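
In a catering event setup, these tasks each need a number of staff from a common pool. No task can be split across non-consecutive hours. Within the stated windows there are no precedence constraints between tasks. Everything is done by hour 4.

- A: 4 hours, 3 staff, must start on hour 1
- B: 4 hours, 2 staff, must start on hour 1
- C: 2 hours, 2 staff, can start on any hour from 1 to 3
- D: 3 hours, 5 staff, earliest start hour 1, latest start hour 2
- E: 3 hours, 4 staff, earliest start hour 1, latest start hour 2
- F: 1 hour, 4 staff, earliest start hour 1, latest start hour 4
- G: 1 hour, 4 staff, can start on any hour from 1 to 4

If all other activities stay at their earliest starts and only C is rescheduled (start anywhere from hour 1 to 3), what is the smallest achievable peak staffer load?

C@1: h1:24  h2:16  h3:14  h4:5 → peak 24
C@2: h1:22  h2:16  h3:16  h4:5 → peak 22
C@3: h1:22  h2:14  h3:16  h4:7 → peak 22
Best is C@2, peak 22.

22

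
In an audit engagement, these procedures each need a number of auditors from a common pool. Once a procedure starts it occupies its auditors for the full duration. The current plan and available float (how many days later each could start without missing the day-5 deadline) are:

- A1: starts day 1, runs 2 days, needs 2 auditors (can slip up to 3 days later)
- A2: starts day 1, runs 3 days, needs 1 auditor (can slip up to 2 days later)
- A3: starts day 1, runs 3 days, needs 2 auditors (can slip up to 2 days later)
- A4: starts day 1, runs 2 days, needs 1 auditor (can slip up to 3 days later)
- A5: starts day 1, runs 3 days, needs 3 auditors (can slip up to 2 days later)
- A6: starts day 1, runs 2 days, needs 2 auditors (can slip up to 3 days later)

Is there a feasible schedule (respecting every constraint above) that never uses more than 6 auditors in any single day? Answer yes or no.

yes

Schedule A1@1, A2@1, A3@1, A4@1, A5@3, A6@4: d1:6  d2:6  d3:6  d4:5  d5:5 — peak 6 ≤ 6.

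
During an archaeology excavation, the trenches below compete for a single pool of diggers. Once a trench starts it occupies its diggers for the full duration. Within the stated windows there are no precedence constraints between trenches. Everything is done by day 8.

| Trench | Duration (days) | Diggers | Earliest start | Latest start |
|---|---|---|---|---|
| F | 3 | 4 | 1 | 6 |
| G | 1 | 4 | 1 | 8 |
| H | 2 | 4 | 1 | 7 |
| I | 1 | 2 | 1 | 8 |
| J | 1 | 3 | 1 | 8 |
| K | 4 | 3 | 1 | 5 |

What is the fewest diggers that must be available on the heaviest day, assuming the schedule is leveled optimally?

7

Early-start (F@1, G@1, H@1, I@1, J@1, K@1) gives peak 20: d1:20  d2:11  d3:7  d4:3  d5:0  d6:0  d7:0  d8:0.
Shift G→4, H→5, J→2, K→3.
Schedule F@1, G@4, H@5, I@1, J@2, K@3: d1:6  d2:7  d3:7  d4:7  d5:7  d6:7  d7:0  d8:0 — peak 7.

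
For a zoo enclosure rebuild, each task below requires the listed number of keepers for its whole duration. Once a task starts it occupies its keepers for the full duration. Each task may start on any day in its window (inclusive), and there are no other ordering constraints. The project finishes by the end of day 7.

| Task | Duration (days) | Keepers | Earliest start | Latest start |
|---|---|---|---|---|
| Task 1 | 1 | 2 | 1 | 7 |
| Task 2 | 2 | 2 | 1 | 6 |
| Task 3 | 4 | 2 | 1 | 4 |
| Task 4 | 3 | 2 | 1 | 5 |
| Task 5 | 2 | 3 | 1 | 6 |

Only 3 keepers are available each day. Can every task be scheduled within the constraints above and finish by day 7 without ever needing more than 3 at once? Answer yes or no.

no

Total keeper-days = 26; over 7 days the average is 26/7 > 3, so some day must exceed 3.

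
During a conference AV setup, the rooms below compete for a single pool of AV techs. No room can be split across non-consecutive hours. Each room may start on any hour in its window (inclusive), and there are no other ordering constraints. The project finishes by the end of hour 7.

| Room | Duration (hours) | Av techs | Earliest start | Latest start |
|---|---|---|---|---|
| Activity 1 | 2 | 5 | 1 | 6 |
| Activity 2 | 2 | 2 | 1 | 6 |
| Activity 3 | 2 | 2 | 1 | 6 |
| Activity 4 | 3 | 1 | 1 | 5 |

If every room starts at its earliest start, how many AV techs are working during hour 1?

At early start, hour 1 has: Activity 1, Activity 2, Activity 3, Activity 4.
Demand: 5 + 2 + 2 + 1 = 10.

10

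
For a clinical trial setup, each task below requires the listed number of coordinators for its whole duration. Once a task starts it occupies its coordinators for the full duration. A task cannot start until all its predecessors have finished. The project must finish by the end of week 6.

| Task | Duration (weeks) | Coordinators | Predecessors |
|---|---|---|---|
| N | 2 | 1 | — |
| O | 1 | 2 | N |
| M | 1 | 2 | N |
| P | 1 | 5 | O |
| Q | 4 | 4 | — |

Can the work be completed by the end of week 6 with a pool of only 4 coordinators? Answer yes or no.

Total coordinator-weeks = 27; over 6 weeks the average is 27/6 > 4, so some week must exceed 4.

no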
════════════════════
■ HOW TO COMPLETE THIS TASK ■
Every line from above should appear again in the answer, exactly as written.

■ RESULT FOR THIS TASK ■
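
In a catering event setup, these tasks each need a number of staff from a common pool. No task can be split across non-consecutive hours. Within the stated windows there are no precedence constraints between tasks. Everything is done by hour 4.

- A: 4 hours, 3 staff, must start on hour 1
- B: 4 hours, 2 staff, must start on hour 1
- C: 2 hours, 2 staff, can start on any hour from 1 to 3
- D: 3 hours, 5 staff, earliest start hour 1, latest start hour 2
- E: 3 hours, 4 staff, earliest start hour 1, latest start hour 2
- F: 1 hour, 4 staff, earliest start hour 1, latest start hour 4
- G: 1 hour, 4 staff, can start on any hour from 1 to 4

If all other activities stay at their earliest starts and only C is rescheduled (start anywhere from hour 1 to 3), what is the smallest achievable peak staffer load?

C@1: h1:24  h2:16  h3:14  h4:5 → peak 24
C@2: h1:22  h2:16  h3:16  h4:5 → peak 22
C@3: h1:22  h2:14  h3:16  h4:7 → peak 22
Best is C@2, peak 22.

22

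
In an audit engagement, these procedures each need a number of auditors from a common pool. Once a procedure starts it occupies its auditors for the full duration. The current plan and available float (how many days later each could start without missing the day-5 deadline) are:

- A1: starts day 1, runs 2 days, needs 2 auditors (can slip up to 3 days later)
- A2: starts day 1, runs 3 days, needs 1 auditor (can slip up to 2 days later)
- A3: starts day 1, runs 3 days, needs 2 auditors (can slip up to 2 days later)
- A4: starts day 1, runs 2 days, needs 1 auditor (can slip up to 3 days later)
- A5: starts day 1, runs 3 days, needs 3 auditors (can slip up to 2 days later)
- A6: starts day 1, runs 2 days, needs 2 auditors (can slip up to 3 days later)

Is there a feasible schedule (respecting every constraint above) that never uses more than 6 auditors in any single day? Answer yes or no.

yes

Schedule A1@1, A2@1, A3@1, A4@1, A5@3, A6@4: d1:6  d2:6  d3:6  d4:5  d5:5 — peak 6 ≤ 6.

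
During an archaeology excavation, the trenches below compete for a single pool of diggers. Once a trench starts it occupies its diggers for the full duration. Within the stated windows there are no precedence constraints between trenches. Everything is done by day 8.

| Trench | Duration (days) | Diggers | Earliest start | Latest start |
|---|---|---|---|---|
| F | 3 | 4 | 1 | 6 |
| G | 1 | 4 | 1 | 8 |
| H | 2 | 4 | 1 | 7 |
| I | 1 | 2 | 1 | 8 |
| J | 1 | 3 | 1 | 8 |
| K | 4 | 3 | 1 | 5 |

What is the fewest diggers that must be available on the heaviest day, assuming the schedule is leveled optimally?

7

Early-start (F@1, G@1, H@1, I@1, J@1, K@1) gives peak 20: d1:20  d2:11  d3:7  d4:3  d5:0  d6:0  d7:0  d8:0.
Shift G→4, H→5, J→2, K→3.
Schedule F@1, G@4, H@5, I@1, J@2, K@3: d1:6  d2:7  d3:7  d4:7  d5:7  d6:7  d7:0  d8:0 — peak 7.

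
For a zoo enclosure rebuild, each task below requires the listed number of keepers for its whole duration. Once a task starts it occupies its keepers for the full duration. Each task may start on any day in its window (inclusive), and there are no other ordering constraints. The project finishes by the end of day 7.

| Task | Duration (days) | Keepers | Earliest start | Latest start |
|---|---|---|---|---|
| Task 1 | 1 | 2 | 1 | 7 |
| Task 2 | 2 | 2 | 1 | 6 |
| Task 3 | 4 | 2 | 1 | 4 |
| Task 4 | 3 | 2 | 1 | 5 |
| Task 5 | 2 | 3 | 1 | 6 |

Only 3 keepers are available each day. Can every task be scheduled within the constraints above and finish by day 7 without ever needing more than 3 at once? Answer yes or no.

no

Total keeper-days = 26; over 7 days the average is 26/7 > 3, so some day must exceed 3.

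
During a conference AV setup, the rooms below compete for a single pool of AV techs. No room can be split across non-consecutive hours. Each room may start on any hour in its window (inclusive), and there are no other ordering constraints. The project finishes by the end of hour 7.

| Room | Duration (hours) | Av techs | Earliest start | Latest start |
|---|---|---|---|---|
| Activity 1 | 2 | 5 | 1 | 6 |
| Activity 2 | 2 | 2 | 1 | 6 |
| Activity 3 | 2 | 2 | 1 | 6 |
| Activity 4 | 3 | 1 | 1 | 5 |

If every room starts at its earliest start, how many AV techs are working during hour 1?

At early start, hour 1 has: Activity 1, Activity 2, Activity 3, Activity 4.
Demand: 5 + 2 + 2 + 1 = 10.

10

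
For a clinical trial setup, each task below requires the listed number of coordinators for its whole duration. Once a task starts it occupies its coordinators for the full duration. A task cannot start until all its predecessors have finished. The project must finish by the end of week 6.

| Task | Duration (weeks) | Coordinators | Predecessors |
|---|---|---|---|
| N | 2 | 1 | — |
| O | 1 | 2 | N |
| M | 1 | 2 | N |
| P | 1 | 5 | O |
| Q | 4 | 4 | — |

Can the work be completed by the end of week 6 with a pool of only 4 coordinators? Answer yes or no.

Total coordinator-weeks = 27; over 6 weeks the average is 27/6 > 4, so some week must exceed 4.

no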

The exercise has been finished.